━━ Data records

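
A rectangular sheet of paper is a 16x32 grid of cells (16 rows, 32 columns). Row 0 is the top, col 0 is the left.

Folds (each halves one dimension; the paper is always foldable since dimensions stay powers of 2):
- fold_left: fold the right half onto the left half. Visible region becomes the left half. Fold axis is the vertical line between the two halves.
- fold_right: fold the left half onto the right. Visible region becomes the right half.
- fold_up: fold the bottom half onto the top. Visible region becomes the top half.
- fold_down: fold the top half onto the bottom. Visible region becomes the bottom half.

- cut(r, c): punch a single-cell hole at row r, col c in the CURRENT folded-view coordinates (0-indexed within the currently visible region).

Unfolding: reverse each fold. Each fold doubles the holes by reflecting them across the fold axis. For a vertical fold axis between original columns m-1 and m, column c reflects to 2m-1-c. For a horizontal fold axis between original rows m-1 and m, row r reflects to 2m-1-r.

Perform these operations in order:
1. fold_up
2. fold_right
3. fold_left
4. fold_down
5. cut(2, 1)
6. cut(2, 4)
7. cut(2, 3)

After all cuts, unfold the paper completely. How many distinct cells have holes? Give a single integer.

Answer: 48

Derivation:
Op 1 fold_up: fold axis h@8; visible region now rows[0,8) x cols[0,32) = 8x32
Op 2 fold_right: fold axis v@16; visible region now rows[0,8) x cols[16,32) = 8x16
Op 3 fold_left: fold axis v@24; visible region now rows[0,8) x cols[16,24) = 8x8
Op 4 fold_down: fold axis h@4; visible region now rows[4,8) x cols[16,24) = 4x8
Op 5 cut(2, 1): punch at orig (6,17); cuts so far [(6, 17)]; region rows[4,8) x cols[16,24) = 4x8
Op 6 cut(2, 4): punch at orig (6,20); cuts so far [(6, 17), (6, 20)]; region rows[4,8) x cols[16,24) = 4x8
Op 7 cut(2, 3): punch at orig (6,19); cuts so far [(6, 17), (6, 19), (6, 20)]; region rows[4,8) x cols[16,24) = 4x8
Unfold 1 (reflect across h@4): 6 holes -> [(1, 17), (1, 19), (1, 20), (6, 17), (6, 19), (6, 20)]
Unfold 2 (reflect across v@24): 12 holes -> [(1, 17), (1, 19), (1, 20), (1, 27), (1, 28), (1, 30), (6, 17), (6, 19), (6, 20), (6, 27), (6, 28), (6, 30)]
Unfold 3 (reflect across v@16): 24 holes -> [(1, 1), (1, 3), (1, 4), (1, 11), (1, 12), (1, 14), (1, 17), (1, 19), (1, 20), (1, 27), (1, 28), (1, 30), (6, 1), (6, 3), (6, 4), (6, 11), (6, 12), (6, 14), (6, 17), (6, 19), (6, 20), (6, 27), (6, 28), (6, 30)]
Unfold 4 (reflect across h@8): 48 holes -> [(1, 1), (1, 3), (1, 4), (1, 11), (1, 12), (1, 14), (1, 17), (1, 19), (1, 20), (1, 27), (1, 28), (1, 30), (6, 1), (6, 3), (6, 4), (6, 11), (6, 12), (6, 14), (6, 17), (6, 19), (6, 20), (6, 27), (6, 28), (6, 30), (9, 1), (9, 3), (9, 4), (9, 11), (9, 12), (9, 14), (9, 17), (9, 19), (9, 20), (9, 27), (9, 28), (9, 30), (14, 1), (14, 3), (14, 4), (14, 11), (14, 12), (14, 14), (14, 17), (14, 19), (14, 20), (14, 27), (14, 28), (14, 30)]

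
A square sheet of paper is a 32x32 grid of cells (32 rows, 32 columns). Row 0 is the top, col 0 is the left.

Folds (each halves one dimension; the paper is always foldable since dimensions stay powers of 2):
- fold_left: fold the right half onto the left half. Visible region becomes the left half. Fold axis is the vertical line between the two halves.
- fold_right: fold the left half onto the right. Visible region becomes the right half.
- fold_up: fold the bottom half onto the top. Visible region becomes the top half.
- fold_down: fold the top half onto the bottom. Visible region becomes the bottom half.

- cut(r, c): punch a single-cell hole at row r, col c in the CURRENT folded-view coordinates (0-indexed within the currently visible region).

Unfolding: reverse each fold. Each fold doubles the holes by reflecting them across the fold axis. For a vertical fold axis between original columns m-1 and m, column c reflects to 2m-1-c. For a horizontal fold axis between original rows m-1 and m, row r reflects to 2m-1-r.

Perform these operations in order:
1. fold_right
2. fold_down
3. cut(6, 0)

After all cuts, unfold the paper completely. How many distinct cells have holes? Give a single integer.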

━━━━

• _Directions_:
An exact repetition of all the records above is required.

• _Solution for this exercise_:
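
A rectangular sheet of paper is a 16x32 grid of cells (16 rows, 32 columns). Row 0 is the top, col 0 is the left.

Folds (each halves one dimension; the paper is always foldable since dimensions stay powers of 2):
- fold_left: fold the right half onto the left half. Visible region becomes the left half. Fold axis is the vertical line between the two halves.
- fold_right: fold the left half onto the right. Visible region becomes the right half.
- fold_up: fold the bottom half onto the top. Visible region becomes the top half.
- fold_down: fold the top half onto the bottom. Visible region becomes the bottom half.

- cut(r, c): punch a single-cell hole at row r, col c in the CURRENT folded-view coordinates (0-indexed within the currently visible region).

Unfolding: reverse each fold. Each fold doubles the holes by reflecting them across the fold axis. For a vertical fold axis between original columns m-1 and m, column c reflects to 2m-1-c. For a horizontal fold axis between original rows m-1 and m, row r reflects to 2m-1-r.

Perform these operations in order:
1. fold_up
2. fold_right
3. fold_left
4. fold_down
5. cut(2, 1)
6. cut(2, 4)
7. cut(2, 3)

After all cuts, unfold the paper completely. How many distinct cells have holes? Give a single integer.

Answer: 48

Derivation:
Op 1 fold_up: fold axis h@8; visible region now rows[0,8) x cols[0,32) = 8x32
Op 2 fold_right: fold axis v@16; visible region now rows[0,8) x cols[16,32) = 8x16
Op 3 fold_left: fold axis v@24; visible region now rows[0,8) x cols[16,24) = 8x8
Op 4 fold_down: fold axis h@4; visible region now rows[4,8) x cols[16,24) = 4x8
Op 5 cut(2, 1): punch at orig (6,17); cuts so far [(6, 17)]; region rows[4,8) x cols[16,24) = 4x8
Op 6 cut(2, 4): punch at orig (6,20); cuts so far [(6, 17), (6, 20)]; region rows[4,8) x cols[16,24) = 4x8
Op 7 cut(2, 3): punch at orig (6,19); cuts so far [(6, 17), (6, 19), (6, 20)]; region rows[4,8) x cols[16,24) = 4x8
Unfold 1 (reflect across h@4): 6 holes -> [(1, 17), (1, 19), (1, 20), (6, 17), (6, 19), (6, 20)]
Unfold 2 (reflect across v@24): 12 holes -> [(1, 17), (1, 19), (1, 20), (1, 27), (1, 28), (1, 30), (6, 17), (6, 19), (6, 20), (6, 27), (6, 28), (6, 30)]
Unfold 3 (reflect across v@16): 24 holes -> [(1, 1), (1, 3), (1, 4), (1, 11), (1, 12), (1, 14), (1, 17), (1, 19), (1, 20), (1, 27), (1, 28), (1, 30), (6, 1), (6, 3), (6, 4), (6, 11), (6, 12), (6, 14), (6, 17), (6, 19), (6, 20), (6, 27), (6, 28), (6, 30)]
Unfold 4 (reflect across h@8): 48 holes -> [(1, 1), (1, 3), (1, 4), (1, 11), (1, 12), (1, 14), (1, 17), (1, 19), (1, 20), (1, 27), (1, 28), (1, 30), (6, 1), (6, 3), (6, 4), (6, 11), (6, 12), (6, 14), (6, 17), (6, 19), (6, 20), (6, 27), (6, 28), (6, 30), (9, 1), (9, 3), (9, 4), (9, 11), (9, 12), (9, 14), (9, 17), (9, 19), (9, 20), (9, 27), (9, 28), (9, 30), (14, 1), (14, 3), (14, 4), (14, 11), (14, 12), (14, 14), (14, 17), (14, 19), (14, 20), (14, 27), (14, 28), (14, 30)]

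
A square sheet of paper is a 32x32 grid of cells (32 rows, 32 columns). Row 0 is the top, col 0 is the left.

Folds (each halves one dimension; the paper is always foldable since dimensions stay powers of 2):
- fold_left: fold the right half onto the left half. Visible region becomes the left half. Fold axis is the vertical line between the two halves.
- fold_right: fold the left half onto the right. Visible region becomes the right half.
- fold_up: fold the bottom half onto the top. Visible region becomes the top half.
- fold_down: fold the top half onto the bottom. Visible region becomes the bottom half.

- cut(r, c): punch a single-cell hole at row r, col c in the CURRENT folded-view coordinates (0-indexed within the currently visible region).

Unfolding: reverse each fold. Each fold doubles the holes by reflecting them across the fold axis. For a vertical fold axis between original columns m-1 and m, column c reflects to 2m-1-c. For a horizontal fold axis between original rows m-1 and m, row r reflects to 2m-1-r.

Perform these operations in order:
1. fold_right
2. fold_down
3. cut(6, 0)

After all cuts, unfold the paper completely. How many distinct cells have holes? Give a single integer.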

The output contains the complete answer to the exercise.